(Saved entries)
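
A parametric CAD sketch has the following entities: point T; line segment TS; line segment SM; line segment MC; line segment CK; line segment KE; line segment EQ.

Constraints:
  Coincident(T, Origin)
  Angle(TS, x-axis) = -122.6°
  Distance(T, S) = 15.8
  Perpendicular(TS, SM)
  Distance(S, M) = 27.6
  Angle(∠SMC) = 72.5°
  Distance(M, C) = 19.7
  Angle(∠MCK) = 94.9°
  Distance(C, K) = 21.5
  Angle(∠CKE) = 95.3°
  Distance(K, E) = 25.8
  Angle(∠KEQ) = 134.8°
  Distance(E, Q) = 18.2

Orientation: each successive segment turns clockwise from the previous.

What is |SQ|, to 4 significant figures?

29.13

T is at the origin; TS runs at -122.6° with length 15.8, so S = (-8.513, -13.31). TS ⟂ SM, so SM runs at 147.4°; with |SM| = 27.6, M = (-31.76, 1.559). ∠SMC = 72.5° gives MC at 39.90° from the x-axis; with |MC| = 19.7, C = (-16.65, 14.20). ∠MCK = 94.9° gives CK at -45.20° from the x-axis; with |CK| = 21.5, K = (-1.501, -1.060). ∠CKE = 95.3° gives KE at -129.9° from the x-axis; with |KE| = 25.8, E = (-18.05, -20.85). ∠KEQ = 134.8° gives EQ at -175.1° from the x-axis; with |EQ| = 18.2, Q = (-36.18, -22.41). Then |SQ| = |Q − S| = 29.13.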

...

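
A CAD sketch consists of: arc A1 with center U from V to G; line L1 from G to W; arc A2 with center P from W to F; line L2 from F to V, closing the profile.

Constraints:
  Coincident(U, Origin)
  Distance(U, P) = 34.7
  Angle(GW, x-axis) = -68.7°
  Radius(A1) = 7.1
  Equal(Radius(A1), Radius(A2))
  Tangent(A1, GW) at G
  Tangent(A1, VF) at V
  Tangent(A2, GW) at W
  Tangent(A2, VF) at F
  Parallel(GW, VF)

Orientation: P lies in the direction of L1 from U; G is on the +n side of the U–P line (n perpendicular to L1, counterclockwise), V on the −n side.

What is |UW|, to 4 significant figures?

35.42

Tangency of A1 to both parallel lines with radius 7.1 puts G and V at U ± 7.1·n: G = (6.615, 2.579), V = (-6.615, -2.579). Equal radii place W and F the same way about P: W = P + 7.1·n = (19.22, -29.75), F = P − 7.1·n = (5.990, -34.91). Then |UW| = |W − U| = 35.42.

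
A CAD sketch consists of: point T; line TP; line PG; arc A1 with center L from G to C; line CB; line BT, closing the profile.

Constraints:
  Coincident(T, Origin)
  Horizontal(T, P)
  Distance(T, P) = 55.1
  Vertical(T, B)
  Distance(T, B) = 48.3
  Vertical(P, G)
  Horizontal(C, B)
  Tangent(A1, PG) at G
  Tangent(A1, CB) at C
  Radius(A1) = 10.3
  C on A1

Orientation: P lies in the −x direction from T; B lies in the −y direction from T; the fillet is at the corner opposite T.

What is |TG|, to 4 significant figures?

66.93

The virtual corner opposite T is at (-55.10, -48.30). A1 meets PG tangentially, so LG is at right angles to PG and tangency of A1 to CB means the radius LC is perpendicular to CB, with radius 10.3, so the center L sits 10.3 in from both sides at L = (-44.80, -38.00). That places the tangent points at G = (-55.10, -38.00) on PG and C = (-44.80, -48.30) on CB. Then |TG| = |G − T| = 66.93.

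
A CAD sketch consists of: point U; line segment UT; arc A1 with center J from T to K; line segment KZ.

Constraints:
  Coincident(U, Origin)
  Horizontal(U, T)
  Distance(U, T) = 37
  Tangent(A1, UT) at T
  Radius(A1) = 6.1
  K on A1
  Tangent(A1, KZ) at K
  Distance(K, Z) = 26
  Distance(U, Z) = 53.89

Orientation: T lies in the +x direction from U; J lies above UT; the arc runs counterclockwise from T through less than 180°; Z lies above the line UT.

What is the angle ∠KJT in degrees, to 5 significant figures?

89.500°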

**WORK REQUIRED**
The entries above hold a line with "Tangent(A2, VF) at F" and a later line with "Orientation: P lies in the direction". Write out exactly those lines and all lines between, nothing more.

**COMPLETED TASK**
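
  Tangent(A2, VF) at F
  Parallel(GW, VF)

Orientation: P lies in the direction of L1 from U; G is on the +n side of the U–P line (n perpendicular to L1, counterclockwise), V on the −n side.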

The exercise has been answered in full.